▸ Exercise prompt: Whatever the records say, give every one of them again exactly.

** Opening Data section block **

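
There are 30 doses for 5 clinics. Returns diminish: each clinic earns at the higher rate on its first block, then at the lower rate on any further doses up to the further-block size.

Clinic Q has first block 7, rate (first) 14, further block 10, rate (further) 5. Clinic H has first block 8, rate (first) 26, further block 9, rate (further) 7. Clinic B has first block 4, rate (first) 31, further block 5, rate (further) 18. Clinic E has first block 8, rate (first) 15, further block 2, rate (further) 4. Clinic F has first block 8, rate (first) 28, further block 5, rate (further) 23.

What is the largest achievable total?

761

Treat each block as its own option and order by rate: Clinic B/tier1 31 > Clinic F/tier1 28 > Clinic H/tier1 26 > Clinic F/tier2 23 > Clinic B/tier2 18 > Clinic E/tier1 15 > Clinic Q/tier1 14 > Clinic H/tier2 7 > Clinic Q/tier2 5 > Clinic E/tier2 4.
Clinic B/tier1 (31): +4 — 26 left.
Clinic F tier1 at 28: fill all 8 — 18 left.
Clinic H/tier1 (26): +8 — 10 left.
Clinic F tier2 at 23: fill all 5 — 5 left.
Clinic B/tier2 (18): +5 — 0 left.
Total = 31×4 + 28×8 + 26×8 + 23×5 + 18×5 = 761.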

** Closing Data section block **

▸ Exercise output:
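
There are 30 doses for 5 clinics. Returns diminish: each clinic earns at the higher rate on its first block, then at the lower rate on any further doses up to the further-block size.

Clinic Q has first block 7, rate (first) 14, further block 10, rate (further) 5. Clinic H has first block 8, rate (first) 26, further block 9, rate (further) 7. Clinic B has first block 4, rate (first) 31, further block 5, rate (further) 18. Clinic E has first block 8, rate (first) 15, further block 2, rate (further) 4. Clinic F has first block 8, rate (first) 28, further block 5, rate (further) 23.

What is the largest achievable total?

761

Treat each block as its own option and order by rate: Clinic B/tier1 31 > Clinic F/tier1 28 > Clinic H/tier1 26 > Clinic F/tier2 23 > Clinic B/tier2 18 > Clinic E/tier1 15 > Clinic Q/tier1 14 > Clinic H/tier2 7 > Clinic Q/tier2 5 > Clinic E/tier2 4.
Clinic B/tier1 (31): +4 — 26 left.
Clinic F tier1 at 28: fill all 8 — 18 left.
Clinic H/tier1 (26): +8 — 10 left.
Clinic F tier2 at 23: fill all 5 — 5 left.
Clinic B/tier2 (18): +5 — 0 left.
Total = 31×4 + 28×8 + 26×8 + 23×5 + 18×5 = 761.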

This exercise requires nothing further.